Task to carry out:
The expected answer is the data below, retyped exactly.

Listed records:
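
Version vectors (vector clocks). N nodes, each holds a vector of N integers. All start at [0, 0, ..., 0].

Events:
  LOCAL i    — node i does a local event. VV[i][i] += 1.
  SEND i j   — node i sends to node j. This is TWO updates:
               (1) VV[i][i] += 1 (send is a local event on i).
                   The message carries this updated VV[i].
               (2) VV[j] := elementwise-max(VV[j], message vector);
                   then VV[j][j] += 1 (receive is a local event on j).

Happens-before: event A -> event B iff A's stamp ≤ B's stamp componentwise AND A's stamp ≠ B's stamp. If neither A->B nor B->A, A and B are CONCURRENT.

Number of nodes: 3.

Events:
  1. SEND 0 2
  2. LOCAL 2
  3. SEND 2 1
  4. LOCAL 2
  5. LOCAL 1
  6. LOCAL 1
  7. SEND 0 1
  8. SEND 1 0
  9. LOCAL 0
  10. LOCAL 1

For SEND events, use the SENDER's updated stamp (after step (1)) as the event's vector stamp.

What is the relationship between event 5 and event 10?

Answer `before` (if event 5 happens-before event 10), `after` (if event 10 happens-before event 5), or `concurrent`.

Initial: VV[0]=[0, 0, 0]
Initial: VV[1]=[0, 0, 0]
Initial: VV[2]=[0, 0, 0]
Event 1: SEND 0->2: VV[0][0]++ -> VV[0]=[1, 0, 0], msg_vec=[1, 0, 0]; VV[2]=max(VV[2],msg_vec) then VV[2][2]++ -> VV[2]=[1, 0, 1]
Event 2: LOCAL 2: VV[2][2]++ -> VV[2]=[1, 0, 2]
Event 3: SEND 2->1: VV[2][2]++ -> VV[2]=[1, 0, 3], msg_vec=[1, 0, 3]; VV[1]=max(VV[1],msg_vec) then VV[1][1]++ -> VV[1]=[1, 1, 3]
Event 4: LOCAL 2: VV[2][2]++ -> VV[2]=[1, 0, 4]
Event 5: LOCAL 1: VV[1][1]++ -> VV[1]=[1, 2, 3]
Event 6: LOCAL 1: VV[1][1]++ -> VV[1]=[1, 3, 3]
Event 7: SEND 0->1: VV[0][0]++ -> VV[0]=[2, 0, 0], msg_vec=[2, 0, 0]; VV[1]=max(VV[1],msg_vec) then VV[1][1]++ -> VV[1]=[2, 4, 3]
Event 8: SEND 1->0: VV[1][1]++ -> VV[1]=[2, 5, 3], msg_vec=[2, 5, 3]; VV[0]=max(VV[0],msg_vec) then VV[0][0]++ -> VV[0]=[3, 5, 3]
Event 9: LOCAL 0: VV[0][0]++ -> VV[0]=[4, 5, 3]
Event 10: LOCAL 1: VV[1][1]++ -> VV[1]=[2, 6, 3]
Event 5 stamp: [1, 2, 3]
Event 10 stamp: [2, 6, 3]
[1, 2, 3] <= [2, 6, 3]? True
[2, 6, 3] <= [1, 2, 3]? False
Relation: before

Answer: before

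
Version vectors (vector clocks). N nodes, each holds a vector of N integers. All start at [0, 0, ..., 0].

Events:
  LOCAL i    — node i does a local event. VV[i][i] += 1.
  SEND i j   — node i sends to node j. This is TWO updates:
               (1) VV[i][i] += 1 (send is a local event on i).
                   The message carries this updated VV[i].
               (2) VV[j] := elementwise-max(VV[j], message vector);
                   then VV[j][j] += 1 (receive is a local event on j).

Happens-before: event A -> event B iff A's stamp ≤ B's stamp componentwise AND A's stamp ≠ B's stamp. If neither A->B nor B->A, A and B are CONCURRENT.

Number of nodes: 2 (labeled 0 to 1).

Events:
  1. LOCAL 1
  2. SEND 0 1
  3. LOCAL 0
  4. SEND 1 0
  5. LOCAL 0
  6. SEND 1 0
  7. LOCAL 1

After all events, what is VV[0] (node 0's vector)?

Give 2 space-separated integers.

Initial: VV[0]=[0, 0]
Initial: VV[1]=[0, 0]
Event 1: LOCAL 1: VV[1][1]++ -> VV[1]=[0, 1]
Event 2: SEND 0->1: VV[0][0]++ -> VV[0]=[1, 0], msg_vec=[1, 0]; VV[1]=max(VV[1],msg_vec) then VV[1][1]++ -> VV[1]=[1, 2]
Event 3: LOCAL 0: VV[0][0]++ -> VV[0]=[2, 0]
Event 4: SEND 1->0: VV[1][1]++ -> VV[1]=[1, 3], msg_vec=[1, 3]; VV[0]=max(VV[0],msg_vec) then VV[0][0]++ -> VV[0]=[3, 3]
Event 5: LOCAL 0: VV[0][0]++ -> VV[0]=[4, 3]
Event 6: SEND 1->0: VV[1][1]++ -> VV[1]=[1, 4], msg_vec=[1, 4]; VV[0]=max(VV[0],msg_vec) then VV[0][0]++ -> VV[0]=[5, 4]
Event 7: LOCAL 1: VV[1][1]++ -> VV[1]=[1, 5]
Final vectors: VV[0]=[5, 4]; VV[1]=[1, 5]

Answer: 5 4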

Written reply:
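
Version vectors (vector clocks). N nodes, each holds a vector of N integers. All start at [0, 0, ..., 0].

Events:
  LOCAL i    — node i does a local event. VV[i][i] += 1.
  SEND i j   — node i sends to node j. This is TWO updates:
               (1) VV[i][i] += 1 (send is a local event on i).
                   The message carries this updated VV[i].
               (2) VV[j] := elementwise-max(VV[j], message vector);
                   then VV[j][j] += 1 (receive is a local event on j).

Happens-before: event A -> event B iff A's stamp ≤ B's stamp componentwise AND A's stamp ≠ B's stamp. If neither A->B nor B->A, A and B are CONCURRENT.

Number of nodes: 3.

Events:
  1. SEND 0 2
  2. LOCAL 2
  3. SEND 2 1
  4. LOCAL 2
  5. LOCAL 1
  6. LOCAL 1
  7. SEND 0 1
  8. SEND 1 0
  9. LOCAL 0
  10. LOCAL 1

For SEND events, use the SENDER's updated stamp (after step (1)) as the event's vector stamp.

What is the relationship between event 5 and event 10?

Answer `before` (if event 5 happens-before event 10), `after` (if event 10 happens-before event 5), or `concurrent`.

Initial: VV[0]=[0, 0, 0]
Initial: VV[1]=[0, 0, 0]
Initial: VV[2]=[0, 0, 0]
Event 1: SEND 0->2: VV[0][0]++ -> VV[0]=[1, 0, 0], msg_vec=[1, 0, 0]; VV[2]=max(VV[2],msg_vec) then VV[2][2]++ -> VV[2]=[1, 0, 1]
Event 2: LOCAL 2: VV[2][2]++ -> VV[2]=[1, 0, 2]
Event 3: SEND 2->1: VV[2][2]++ -> VV[2]=[1, 0, 3], msg_vec=[1, 0, 3]; VV[1]=max(VV[1],msg_vec) then VV[1][1]++ -> VV[1]=[1, 1, 3]
Event 4: LOCAL 2: VV[2][2]++ -> VV[2]=[1, 0, 4]
Event 5: LOCAL 1: VV[1][1]++ -> VV[1]=[1, 2, 3]
Event 6: LOCAL 1: VV[1][1]++ -> VV[1]=[1, 3, 3]
Event 7: SEND 0->1: VV[0][0]++ -> VV[0]=[2, 0, 0], msg_vec=[2, 0, 0]; VV[1]=max(VV[1],msg_vec) then VV[1][1]++ -> VV[1]=[2, 4, 3]
Event 8: SEND 1->0: VV[1][1]++ -> VV[1]=[2, 5, 3], msg_vec=[2, 5, 3]; VV[0]=max(VV[0],msg_vec) then VV[0][0]++ -> VV[0]=[3, 5, 3]
Event 9: LOCAL 0: VV[0][0]++ -> VV[0]=[4, 5, 3]
Event 10: LOCAL 1: VV[1][1]++ -> VV[1]=[2, 6, 3]
Event 5 stamp: [1, 2, 3]
Event 10 stamp: [2, 6, 3]
[1, 2, 3] <= [2, 6, 3]? True
[2, 6, 3] <= [1, 2, 3]? False
Relation: before

Answer: before

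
Version vectors (vector clocks). N nodes, each holds a vector of N integers. All start at [0, 0, ..., 0].

Events:
  LOCAL i    — node i does a local event. VV[i][i] += 1.
  SEND i j   — node i sends to node j. This is TWO updates:
               (1) VV[i][i] += 1 (send is a local event on i).
                   The message carries this updated VV[i].
               (2) VV[j] := elementwise-max(VV[j], message vector);
                   then VV[j][j] += 1 (receive is a local event on j).

Happens-before: event A -> event B iff A's stamp ≤ B's stamp componentwise AND A's stamp ≠ B's stamp. If neither A->B nor B->A, A and B are CONCURRENT.

Number of nodes: 2 (labeled 0 to 1).

Events:
  1. LOCAL 1
  2. SEND 0 1
  3. LOCAL 0
  4. SEND 1 0
  5. LOCAL 0
  6. SEND 1 0
  7. LOCAL 1

After all events, what is VV[0] (node 0's vector)?

Give 2 space-separated integers.

Initial: VV[0]=[0, 0]
Initial: VV[1]=[0, 0]
Event 1: LOCAL 1: VV[1][1]++ -> VV[1]=[0, 1]
Event 2: SEND 0->1: VV[0][0]++ -> VV[0]=[1, 0], msg_vec=[1, 0]; VV[1]=max(VV[1],msg_vec) then VV[1][1]++ -> VV[1]=[1, 2]
Event 3: LOCAL 0: VV[0][0]++ -> VV[0]=[2, 0]
Event 4: SEND 1->0: VV[1][1]++ -> VV[1]=[1, 3], msg_vec=[1, 3]; VV[0]=max(VV[0],msg_vec) then VV[0][0]++ -> VV[0]=[3, 3]
Event 5: LOCAL 0: VV[0][0]++ -> VV[0]=[4, 3]
Event 6: SEND 1->0: VV[1][1]++ -> VV[1]=[1, 4], msg_vec=[1, 4]; VV[0]=max(VV[0],msg_vec) then VV[0][0]++ -> VV[0]=[5, 4]
Event 7: LOCAL 1: VV[1][1]++ -> VV[1]=[1, 5]
Final vectors: VV[0]=[5, 4]; VV[1]=[1, 5]

Answer: 5 4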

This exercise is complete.